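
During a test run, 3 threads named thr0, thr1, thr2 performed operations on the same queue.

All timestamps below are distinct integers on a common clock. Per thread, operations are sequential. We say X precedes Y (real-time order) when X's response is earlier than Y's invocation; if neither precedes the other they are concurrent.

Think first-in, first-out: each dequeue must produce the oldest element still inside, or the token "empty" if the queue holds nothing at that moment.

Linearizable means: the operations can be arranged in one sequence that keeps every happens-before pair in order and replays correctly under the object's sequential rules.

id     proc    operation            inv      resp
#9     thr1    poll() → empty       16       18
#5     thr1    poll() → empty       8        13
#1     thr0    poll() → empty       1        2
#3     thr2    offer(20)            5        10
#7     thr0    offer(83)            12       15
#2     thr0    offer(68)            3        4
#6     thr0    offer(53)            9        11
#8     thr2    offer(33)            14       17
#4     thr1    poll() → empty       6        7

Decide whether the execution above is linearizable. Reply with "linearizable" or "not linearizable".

the violation lands at event 7, #4's response at time 7: events 1..6 linearize, events 1..7 do not
exhaustive check: the 3 completed queue ops admit one real-time order; illegal
include/drop combinations of the 1 pending operation (#3) were all tried; none helps
for example #1, #2, #4 (pending dropped) fails at step 3: #4 poll() → empty is not legal there

not linearizable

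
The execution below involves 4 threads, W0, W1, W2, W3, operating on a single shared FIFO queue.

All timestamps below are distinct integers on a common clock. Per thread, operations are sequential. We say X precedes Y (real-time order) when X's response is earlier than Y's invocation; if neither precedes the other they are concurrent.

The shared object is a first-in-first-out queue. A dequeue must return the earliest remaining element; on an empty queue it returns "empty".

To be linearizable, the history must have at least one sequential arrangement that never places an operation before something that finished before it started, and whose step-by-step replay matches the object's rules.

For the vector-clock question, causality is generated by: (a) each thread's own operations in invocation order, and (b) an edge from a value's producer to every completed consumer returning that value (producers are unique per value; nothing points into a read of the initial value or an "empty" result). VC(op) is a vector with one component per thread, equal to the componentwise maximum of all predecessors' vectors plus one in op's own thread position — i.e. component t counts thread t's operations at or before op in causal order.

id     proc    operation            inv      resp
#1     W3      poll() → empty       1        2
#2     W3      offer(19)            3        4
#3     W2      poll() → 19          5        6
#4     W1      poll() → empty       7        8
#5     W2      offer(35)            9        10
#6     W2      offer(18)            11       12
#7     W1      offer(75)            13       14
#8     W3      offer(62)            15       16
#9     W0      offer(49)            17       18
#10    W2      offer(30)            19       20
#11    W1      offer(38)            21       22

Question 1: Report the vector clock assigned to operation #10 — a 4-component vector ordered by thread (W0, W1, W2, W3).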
▬▬▬▬▬▬
Activity -> What you return must match the data line for line.

Solved exercise ->
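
During a test run, 3 threads named thr0, thr1, thr2 performed operations on the same queue.

All timestamps below are distinct integers on a common clock. Per thread, operations are sequential. We say X precedes Y (real-time order) when X's response is earlier than Y's invocation; if neither precedes the other they are concurrent.

Think first-in, first-out: each dequeue must produce the oldest element still inside, or the token "empty" if the queue holds nothing at that moment.

Linearizable means: the operations can be arranged in one sequence that keeps every happens-before pair in order and replays correctly under the object's sequential rules.

id     proc    operation            inv      resp
#9     thr1    poll() → empty       16       18
#5     thr1    poll() → empty       8        13
#1     thr0    poll() → empty       1        2
#3     thr2    offer(20)            5        10
#7     thr0    offer(83)            12       15
#2     thr0    offer(68)            3        4
#6     thr0    offer(53)            9        11
#8     thr2    offer(33)            14       17
#4     thr1    poll() → empty       6        7

Decide whether the execution above is linearizable. Reply with "linearizable" or "not linearizable".

the violation lands at event 7, #4's response at time 7: events 1..6 linearize, events 1..7 do not
exhaustive check: the 3 completed queue ops admit one real-time order; illegal
include/drop combinations of the 1 pending operation (#3) were all tried; none helps
for example #1, #2, #4 (pending dropped) fails at step 3: #4 poll() → empty is not legal there

not linearizable

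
The execution below involves 4 threads, W0, W1, W2, W3, operating on a single shared FIFO queue.

All timestamps below are distinct integers on a common clock. Per thread, operations are sequential. We say X precedes Y (real-time order) when X's response is earlier than Y's invocation; if neither precedes the other they are concurrent.

The shared object is a first-in-first-out queue. A dequeue must return the earliest remaining element; on an empty queue it returns "empty".

To be linearizable, the history must have at least one sequential arrangement that never places an operation before something that finished before it started, and whose step-by-step replay matches the object's rules.

For the vector-clock question, causality is generated by: (a) each thread's own operations in invocation order, and (b) an edge from a value's producer to every completed consumer returning that value (producers are unique per value; nothing points into a read of the initial value or an "empty" result). VC(op) is a vector with one component per thread, equal to the componentwise maximum of all predecessors' vectors plus one in op's own thread position — i.e. component t counts thread t's operations at or before op in causal order.

id     proc    operation            inv      resp
#1     W3      poll() → empty       1        2
#2     W3      offer(19)            3        4
#3     W2      poll() → 19          5        6
#4     W1      poll() → empty       7        8
#5     W2      offer(35)            9        10
#6     W2      offer(18)            11       12
#7     W1      offer(75)            13       14
#8     W3      offer(62)            15       16
#9     W0      offer(49)            17       18
#10    W2      offer(30)            19       20
#11    W1      offer(38)            21       22

Question 1: Report the vector clock assigned to operation #10 — a 4-component vector ordered by thread (W0, W1, W2, W3).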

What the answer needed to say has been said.